(Brief) Reproduce the entries exactly. Omit none of them.

(Collected data entries)
------------------------------------------------------------

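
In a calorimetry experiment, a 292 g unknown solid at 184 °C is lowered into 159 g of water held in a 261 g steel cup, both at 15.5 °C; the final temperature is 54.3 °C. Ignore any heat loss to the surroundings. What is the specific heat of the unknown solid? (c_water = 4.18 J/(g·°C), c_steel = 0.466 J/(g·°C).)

c ≈ 0.806 J/(g·°C)

Conservation of energy gives ΣQ = 0:
292·c·(54.3 − 184) + 159·4.18·(54.3 − 15.5) + 261·0.466·(54.3 − 15.5) = 0
-37872 c = -30506
c = -30506/-37872 ≈ 0.8055 J/(g·°C)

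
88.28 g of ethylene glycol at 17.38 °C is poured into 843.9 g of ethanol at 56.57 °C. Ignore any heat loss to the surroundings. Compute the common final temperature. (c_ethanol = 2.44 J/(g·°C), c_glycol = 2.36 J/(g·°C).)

|Q_ethanol| = |Q_glycol|:
843.9*2.44*(56.57 − T) = 88.28*2.36*(T − 17.38)
2059.1(56.57 − T) = 208.34(T − 17.38)
2267.5 T = 120105  ⇒  T ≈ 52.97 °C

T_f ≈ 53.0 °C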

------------------------------------------------------------

(Exercise solution)
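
In a calorimetry experiment, a 292 g unknown solid at 184 °C is lowered into 159 g of water held in a 261 g steel cup, both at 15.5 °C; the final temperature is 54.3 °C. Ignore any heat loss to the surroundings. What is the specific heat of the unknown solid? (c_water = 4.18 J/(g·°C), c_steel = 0.466 J/(g·°C).)

c ≈ 0.806 J/(g·°C)

Conservation of energy gives ΣQ = 0:
292·c·(54.3 − 184) + 159·4.18·(54.3 − 15.5) + 261·0.466·(54.3 − 15.5) = 0
-37872 c = -30506
c = -30506/-37872 ≈ 0.8055 J/(g·°C)

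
88.28 g of ethylene glycol at 17.38 °C is poured into 843.9 g of ethanol at 56.57 °C. Ignore any heat loss to the surroundings. Compute the common final temperature. (c_ethanol = 2.44 J/(g·°C), c_glycol = 2.36 J/(g·°C).)

|Q_ethanol| = |Q_glycol|:
843.9*2.44*(56.57 − T) = 88.28*2.36*(T − 17.38)
2059.1(56.57 − T) = 208.34(T − 17.38)
2267.5 T = 120105  ⇒  T ≈ 52.97 °C

T_f ≈ 53.0 °C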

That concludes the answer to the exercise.